▶ _PROBLEM STATEMENT_: Which of the lines below hold the word "symbol"? Pull each of them out.

(Saved data entries)

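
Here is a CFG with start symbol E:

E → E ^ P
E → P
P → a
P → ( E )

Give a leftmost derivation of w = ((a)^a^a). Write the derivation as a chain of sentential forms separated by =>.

E => P   [E → P]
P => (E)   [P → ( E )]
(E) => (E^P)   [E → E ^ P]
(E^P) => (E^P^P)   [E → E ^ P]
(E^P^P) => (P^P^P)   [E → P]
(P^P^P) => ((E)^P^P)   [P → ( E )]
((E)^P^P) => ((P)^P^P)   [E → P]
((P)^P^P) => ((a)^P^P)   [P → a]
((a)^P^P) => ((a)^a^P)   [P → a]
((a)^a^P) => ((a)^a^a)   [P → a]

E => P => (E) => (E^P) => (E^P^P) => (P^P^P) => ((E)^P^P) => ((P)^P^P) => ((a)^P^P) => ((a)^a^P) => ((a)^a^a)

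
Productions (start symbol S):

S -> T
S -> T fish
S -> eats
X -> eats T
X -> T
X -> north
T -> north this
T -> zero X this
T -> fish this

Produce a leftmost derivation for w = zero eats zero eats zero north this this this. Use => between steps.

S => T => zero X this => zero eats T this => zero eats zero X this this => zero eats zero eats T this this => zero eats zero eats zero X this this this => zero eats zero eats zero north this this this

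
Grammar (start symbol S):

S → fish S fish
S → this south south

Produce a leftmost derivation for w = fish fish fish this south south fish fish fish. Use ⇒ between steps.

S ⇒ fish S fish   [S → fish S fish]
fish S fish ⇒ fish fish S fish fish   [S → fish S fish]
fish fish S fish fish ⇒ fish fish fish S fish fish fish   [S → fish S fish]
fish fish fish S fish fish fish ⇒ fish fish fish this south south fish fish fish   [S → this south south]

S ⇒ fish S fish ⇒ fish fish S fish fish ⇒ fish fish fish S fish fish fish ⇒ fish fish fish this south south fish fish fish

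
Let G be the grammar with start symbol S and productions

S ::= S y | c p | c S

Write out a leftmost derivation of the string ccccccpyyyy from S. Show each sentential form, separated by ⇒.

S ⇒ cS   [S ::= c S]
cS ⇒ cSy   [S ::= S y]
cSy ⇒ cSyy   [S ::= S y]
cSyy ⇒ ccSyy   [S ::= c S]
ccSyy ⇒ cccSyy   [S ::= c S]
cccSyy ⇒ cccSyyy   [S ::= S y]
cccSyyy ⇒ ccccSyyy   [S ::= c S]
ccccSyyy ⇒ ccccSyyyy   [S ::= S y]
ccccSyyyy ⇒ cccccSyyyy   [S ::= c S]
cccccSyyyy ⇒ ccccccpyyyy   [S ::= c p]

S⇒cS⇒cSy⇒cSyy⇒ccSyy⇒cccSyy⇒cccSyyy⇒ccccSyyy⇒ccccSyyyy⇒cccccSyyyy⇒ccccccpyyyy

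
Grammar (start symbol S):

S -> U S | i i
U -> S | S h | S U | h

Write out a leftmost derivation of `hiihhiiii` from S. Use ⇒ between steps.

S ⇒ US ⇒ hS ⇒ hUS ⇒ hSUS ⇒ hiiUS ⇒ hiiSS ⇒ hiiUSS ⇒ hiihSS ⇒ hiihUSS ⇒ hiihhSS ⇒ hiihhiiS ⇒ hiihhiiii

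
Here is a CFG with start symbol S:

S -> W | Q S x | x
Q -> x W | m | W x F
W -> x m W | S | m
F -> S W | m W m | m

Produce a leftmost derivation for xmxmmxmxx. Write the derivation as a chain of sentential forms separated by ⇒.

S⇒W⇒xmW⇒xmxmW⇒xmxmS⇒xmxmQSx⇒xmxmWxFSx⇒xmxmmxFSx⇒xmxmmxmSx⇒xmxmmxmxx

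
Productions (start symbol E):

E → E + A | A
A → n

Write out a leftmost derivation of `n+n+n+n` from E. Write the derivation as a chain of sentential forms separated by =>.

E => E+A   [E → E + A]
E+A => E+A+A   [E → E + A]
E+A+A => E+A+A+A   [E → E + A]
E+A+A+A => A+A+A+A   [E → A]
A+A+A+A => n+A+A+A   [A → n]
n+A+A+A => n+n+A+A   [A → n]
n+n+A+A => n+n+n+A   [A → n]
n+n+n+A => n+n+n+n   [A → n]

E => E+A => E+A+A => E+A+A+A => A+A+A+A => n+A+A+A => n+n+A+A => n+n+n+A => n+n+n+n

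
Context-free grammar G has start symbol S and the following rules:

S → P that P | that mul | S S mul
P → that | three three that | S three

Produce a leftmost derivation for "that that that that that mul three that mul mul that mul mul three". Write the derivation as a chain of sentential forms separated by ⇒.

S ⇒ P that P ⇒ that that P ⇒ that that S three ⇒ that that S S mul three ⇒ that that S S mul S mul three ⇒ that that P that P S mul S mul three ⇒ that that that that P S mul S mul three ⇒ that that that that S three S mul S mul three ⇒ that that that that that mul three S mul S mul three ⇒ that that that that that mul three that mul mul S mul three ⇒ that that that that that mul three that mul mul that mul mul three

S ⇒ P that P   [S → P that P]
P that P ⇒ that that P   [P → that]
that that P ⇒ that that S three   [P → S three]
that that S three ⇒ that that S S mul three   [S → S S mul]
that that S S mul three ⇒ that that S S mul S mul three   [S → S S mul]
that that S S mul S mul three ⇒ that that P that P S mul S mul three   [S → P that P]
that that P that P S mul S mul three ⇒ that that that that P S mul S mul three   [P → that]
that that that that P S mul S mul three ⇒ that that that that S three S mul S mul three   [P → S three]
that that that that S three S mul S mul three ⇒ that that that that that mul three S mul S mul three   [S → that mul]
that that that that that mul three S mul S mul three ⇒ that that that that that mul three that mul mul S mul three   [S → that mul]
that that that that that mul three that mul mul S mul three ⇒ that that that that that mul three that mul mul that mul mul three   [S → that mul]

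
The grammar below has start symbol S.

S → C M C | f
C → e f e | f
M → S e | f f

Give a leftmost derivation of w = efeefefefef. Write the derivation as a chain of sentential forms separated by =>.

S => CMC => efeMC => efeSeC => efeCMCeC => efeefeMCeC => efeefeSeCeC => efeefefeCeC => efeefefefeC => efeefefefef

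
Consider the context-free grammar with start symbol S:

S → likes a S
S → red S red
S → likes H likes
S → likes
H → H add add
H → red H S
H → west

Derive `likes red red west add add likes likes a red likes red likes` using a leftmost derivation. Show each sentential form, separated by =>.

S => likes H likes => likes red H S likes => likes red red H S S likes => likes red red H add add S S likes => likes red red west add add S S likes => likes red red west add add likes S likes => likes red red west add add likes likes a S likes => likes red red west add add likes likes a red S red likes => likes red red west add add likes likes a red likes red likes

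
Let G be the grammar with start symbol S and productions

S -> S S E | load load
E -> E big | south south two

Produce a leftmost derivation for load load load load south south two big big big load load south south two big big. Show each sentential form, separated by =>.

S => S S E => S S E S E => load load S E S E => load load load load E S E => load load load load E big S E => load load load load E big big S E => load load load load E big big big S E => load load load load south south two big big big S E => load load load load south south two big big big load load E => load load load load south south two big big big load load E big => load load load load south south two big big big load load E big big => load load load load south south two big big big load load south south two big big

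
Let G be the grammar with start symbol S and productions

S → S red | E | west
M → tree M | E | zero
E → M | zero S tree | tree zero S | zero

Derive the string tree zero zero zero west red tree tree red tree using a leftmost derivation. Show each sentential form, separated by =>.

S => E => M => tree M => tree E => tree zero S tree => tree zero S red tree => tree zero E red tree => tree zero zero S tree red tree => tree zero zero E tree red tree => tree zero zero zero S tree tree red tree => tree zero zero zero S red tree tree red tree => tree zero zero zero west red tree tree red tree

S => E   [S → E]
E => M   [E → M]
M => tree M   [M → tree M]
tree M => tree E   [M → E]
tree E => tree zero S tree   [E → zero S tree]
tree zero S tree => tree zero S red tree   [S → S red]
tree zero S red tree => tree zero E red tree   [S → E]
tree zero E red tree => tree zero zero S tree red tree   [E → zero S tree]
tree zero zero S tree red tree => tree zero zero E tree red tree   [S → E]
tree zero zero E tree red tree => tree zero zero zero S tree tree red tree   [E → zero S tree]
tree zero zero zero S tree tree red tree => tree zero zero zero S red tree tree red tree   [S → S red]
tree zero zero zero S red tree tree red tree => tree zero zero zero west red tree tree red tree   [S → west]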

▶ _EXPECTED ANSWER_:
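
Here is a CFG with start symbol E:
Productions (start symbol S):
Grammar (start symbol S):
Let G be the grammar with start symbol S and productions
Grammar (start symbol S):
Here is a CFG with start symbol S:
Productions (start symbol E):
Context-free grammar G has start symbol S and the following rules:
The grammar below has start symbol S.
Consider the context-free grammar with start symbol S:
Let G be the grammar with start symbol S and productions
Let G be the grammar with start symbol S and productions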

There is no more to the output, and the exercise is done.